**Work task:**
For this exercise, print the records below verbatim.

**Provided data:**
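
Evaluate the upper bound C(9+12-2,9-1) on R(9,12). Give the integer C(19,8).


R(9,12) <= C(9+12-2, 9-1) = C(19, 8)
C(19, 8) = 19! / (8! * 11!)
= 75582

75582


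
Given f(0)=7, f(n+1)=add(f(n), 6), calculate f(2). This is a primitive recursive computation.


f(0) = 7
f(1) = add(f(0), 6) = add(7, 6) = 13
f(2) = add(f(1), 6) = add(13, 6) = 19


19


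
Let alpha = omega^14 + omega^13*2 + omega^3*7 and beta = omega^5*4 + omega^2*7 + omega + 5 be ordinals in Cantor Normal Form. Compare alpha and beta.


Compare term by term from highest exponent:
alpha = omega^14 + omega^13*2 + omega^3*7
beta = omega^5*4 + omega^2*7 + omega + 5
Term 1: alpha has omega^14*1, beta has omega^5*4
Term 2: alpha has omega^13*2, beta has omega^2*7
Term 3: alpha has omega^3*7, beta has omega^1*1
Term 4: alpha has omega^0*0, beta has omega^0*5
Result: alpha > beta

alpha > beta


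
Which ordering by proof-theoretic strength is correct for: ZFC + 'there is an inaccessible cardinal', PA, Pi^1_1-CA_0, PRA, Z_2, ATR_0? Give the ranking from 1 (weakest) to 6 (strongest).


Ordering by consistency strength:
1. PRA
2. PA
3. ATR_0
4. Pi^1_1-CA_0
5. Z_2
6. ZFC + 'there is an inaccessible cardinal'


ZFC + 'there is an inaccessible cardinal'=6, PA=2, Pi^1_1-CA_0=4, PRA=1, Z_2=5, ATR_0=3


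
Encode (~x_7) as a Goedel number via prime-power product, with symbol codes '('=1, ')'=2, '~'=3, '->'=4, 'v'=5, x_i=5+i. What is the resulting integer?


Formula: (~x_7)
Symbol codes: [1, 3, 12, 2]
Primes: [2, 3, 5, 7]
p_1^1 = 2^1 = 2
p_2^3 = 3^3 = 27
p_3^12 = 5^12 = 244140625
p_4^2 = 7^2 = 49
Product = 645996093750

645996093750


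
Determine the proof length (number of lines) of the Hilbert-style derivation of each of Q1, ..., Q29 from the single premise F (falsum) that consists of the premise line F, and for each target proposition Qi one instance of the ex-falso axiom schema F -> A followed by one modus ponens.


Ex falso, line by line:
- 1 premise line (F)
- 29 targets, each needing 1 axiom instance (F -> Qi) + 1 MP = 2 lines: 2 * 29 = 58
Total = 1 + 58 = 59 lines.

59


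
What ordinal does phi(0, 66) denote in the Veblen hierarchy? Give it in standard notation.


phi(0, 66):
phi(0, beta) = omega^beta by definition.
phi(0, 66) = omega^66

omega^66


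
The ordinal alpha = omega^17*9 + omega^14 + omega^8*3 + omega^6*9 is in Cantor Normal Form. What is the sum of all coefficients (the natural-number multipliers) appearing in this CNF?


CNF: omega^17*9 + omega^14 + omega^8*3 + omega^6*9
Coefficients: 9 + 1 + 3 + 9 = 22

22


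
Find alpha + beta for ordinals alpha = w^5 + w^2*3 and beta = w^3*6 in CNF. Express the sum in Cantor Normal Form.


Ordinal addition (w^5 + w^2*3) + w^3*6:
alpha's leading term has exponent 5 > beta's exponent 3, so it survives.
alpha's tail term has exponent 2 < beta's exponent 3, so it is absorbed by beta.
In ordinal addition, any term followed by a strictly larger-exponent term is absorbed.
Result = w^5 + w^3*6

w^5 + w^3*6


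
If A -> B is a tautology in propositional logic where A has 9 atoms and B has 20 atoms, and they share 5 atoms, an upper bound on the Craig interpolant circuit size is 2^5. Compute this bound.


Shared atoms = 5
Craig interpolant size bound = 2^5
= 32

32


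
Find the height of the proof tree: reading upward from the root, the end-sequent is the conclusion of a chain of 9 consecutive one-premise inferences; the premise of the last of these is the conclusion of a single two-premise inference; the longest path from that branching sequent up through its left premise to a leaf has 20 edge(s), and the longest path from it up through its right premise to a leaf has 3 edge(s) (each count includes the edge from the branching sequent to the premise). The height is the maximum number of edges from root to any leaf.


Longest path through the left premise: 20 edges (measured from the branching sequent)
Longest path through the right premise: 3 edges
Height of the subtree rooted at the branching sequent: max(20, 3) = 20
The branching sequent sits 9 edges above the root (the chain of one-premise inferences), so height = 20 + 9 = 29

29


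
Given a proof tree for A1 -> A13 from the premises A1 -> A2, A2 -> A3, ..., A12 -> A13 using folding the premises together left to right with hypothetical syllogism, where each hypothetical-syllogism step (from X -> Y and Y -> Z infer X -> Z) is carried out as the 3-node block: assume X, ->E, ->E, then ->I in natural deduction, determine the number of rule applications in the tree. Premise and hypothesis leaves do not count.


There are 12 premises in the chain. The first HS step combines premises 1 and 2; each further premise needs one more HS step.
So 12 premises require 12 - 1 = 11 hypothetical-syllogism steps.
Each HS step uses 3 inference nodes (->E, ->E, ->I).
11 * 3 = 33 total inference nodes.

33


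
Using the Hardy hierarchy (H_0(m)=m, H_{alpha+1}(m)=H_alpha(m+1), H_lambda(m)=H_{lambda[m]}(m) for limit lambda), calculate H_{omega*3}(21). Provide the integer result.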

**Output of the task:**
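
Evaluate the upper bound C(9+12-2,9-1) on R(9,12). Give the integer C(19,8).


R(9,12) <= C(9+12-2, 9-1) = C(19, 8)
C(19, 8) = 19! / (8! * 11!)
= 75582

75582


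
Given f(0)=7, f(n+1)=add(f(n), 6), calculate f(2). This is a primitive recursive computation.


f(0) = 7
f(1) = add(f(0), 6) = add(7, 6) = 13
f(2) = add(f(1), 6) = add(13, 6) = 19


19


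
Let alpha = omega^14 + omega^13*2 + omega^3*7 and beta = omega^5*4 + omega^2*7 + omega + 5 be ordinals in Cantor Normal Form. Compare alpha and beta.


Compare term by term from highest exponent:
alpha = omega^14 + omega^13*2 + omega^3*7
beta = omega^5*4 + omega^2*7 + omega + 5
Term 1: alpha has omega^14*1, beta has omega^5*4
Term 2: alpha has omega^13*2, beta has omega^2*7
Term 3: alpha has omega^3*7, beta has omega^1*1
Term 4: alpha has omega^0*0, beta has omega^0*5
Result: alpha > beta

alpha > beta


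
Which ordering by proof-theoretic strength is correct for: ZFC + 'there is an inaccessible cardinal', PA, Pi^1_1-CA_0, PRA, Z_2, ATR_0? Give the ranking from 1 (weakest) to 6 (strongest).


Ordering by consistency strength:
1. PRA
2. PA
3. ATR_0
4. Pi^1_1-CA_0
5. Z_2
6. ZFC + 'there is an inaccessible cardinal'


ZFC + 'there is an inaccessible cardinal'=6, PA=2, Pi^1_1-CA_0=4, PRA=1, Z_2=5, ATR_0=3


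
Encode (~x_7) as a Goedel number via prime-power product, with symbol codes '('=1, ')'=2, '~'=3, '->'=4, 'v'=5, x_i=5+i. What is the resulting integer?


Formula: (~x_7)
Symbol codes: [1, 3, 12, 2]
Primes: [2, 3, 5, 7]
p_1^1 = 2^1 = 2
p_2^3 = 3^3 = 27
p_3^12 = 5^12 = 244140625
p_4^2 = 7^2 = 49
Product = 645996093750

645996093750


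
Determine the proof length (number of lines) of the Hilbert-style derivation of each of Q1, ..., Q29 from the single premise F (falsum) that consists of the premise line F, and for each target proposition Qi one instance of the ex-falso axiom schema F -> A followed by one modus ponens.


Ex falso, line by line:
- 1 premise line (F)
- 29 targets, each needing 1 axiom instance (F -> Qi) + 1 MP = 2 lines: 2 * 29 = 58
Total = 1 + 58 = 59 lines.

59


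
What ordinal does phi(0, 66) denote in the Veblen hierarchy? Give it in standard notation.


phi(0, 66):
phi(0, beta) = omega^beta by definition.
phi(0, 66) = omega^66

omega^66


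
The ordinal alpha = omega^17*9 + omega^14 + omega^8*3 + omega^6*9 is in Cantor Normal Form. What is the sum of all coefficients (the natural-number multipliers) appearing in this CNF?


CNF: omega^17*9 + omega^14 + omega^8*3 + omega^6*9
Coefficients: 9 + 1 + 3 + 9 = 22

22


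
Find alpha + beta for ordinals alpha = w^5 + w^2*3 and beta = w^3*6 in CNF. Express the sum in Cantor Normal Form.


Ordinal addition (w^5 + w^2*3) + w^3*6:
alpha's leading term has exponent 5 > beta's exponent 3, so it survives.
alpha's tail term has exponent 2 < beta's exponent 3, so it is absorbed by beta.
In ordinal addition, any term followed by a strictly larger-exponent term is absorbed.
Result = w^5 + w^3*6

w^5 + w^3*6


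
If A -> B is a tautology in propositional logic where A has 9 atoms and B has 20 atoms, and they share 5 atoms, an upper bound on the Craig interpolant circuit size is 2^5. Compute this bound.


Shared atoms = 5
Craig interpolant size bound = 2^5
= 32

32


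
Find the height of the proof tree: reading upward from the root, the end-sequent is the conclusion of a chain of 9 consecutive one-premise inferences; the premise of the last of these is the conclusion of a single two-premise inference; the longest path from that branching sequent up through its left premise to a leaf has 20 edge(s), and the longest path from it up through its right premise to a leaf has 3 edge(s) (each count includes the edge from the branching sequent to the premise). The height is the maximum number of edges from root to any leaf.


Longest path through the left premise: 20 edges (measured from the branching sequent)
Longest path through the right premise: 3 edges
Height of the subtree rooted at the branching sequent: max(20, 3) = 20
The branching sequent sits 9 edges above the root (the chain of one-premise inferences), so height = 20 + 9 = 29

29


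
Given a proof tree for A1 -> A13 from the premises A1 -> A2, A2 -> A3, ..., A12 -> A13 using folding the premises together left to right with hypothetical syllogism, where each hypothetical-syllogism step (from X -> Y and Y -> Z infer X -> Z) is carried out as the 3-node block: assume X, ->E, ->E, then ->I in natural deduction, determine the number of rule applications in the tree. Premise and hypothesis leaves do not count.


There are 12 premises in the chain. The first HS step combines premises 1 and 2; each further premise needs one more HS step.
So 12 premises require 12 - 1 = 11 hypothetical-syllogism steps.
Each HS step uses 3 inference nodes (->E, ->E, ->I).
11 * 3 = 33 total inference nodes.

33


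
Using the Hardy hierarchy (H_0(m)=m, H_{alpha+1}(m)=H_alpha(m+1), H_lambda(m)=H_{lambda[m]}(m) for limit lambda), calculate H_{omega*3}(21). Provide the integer result.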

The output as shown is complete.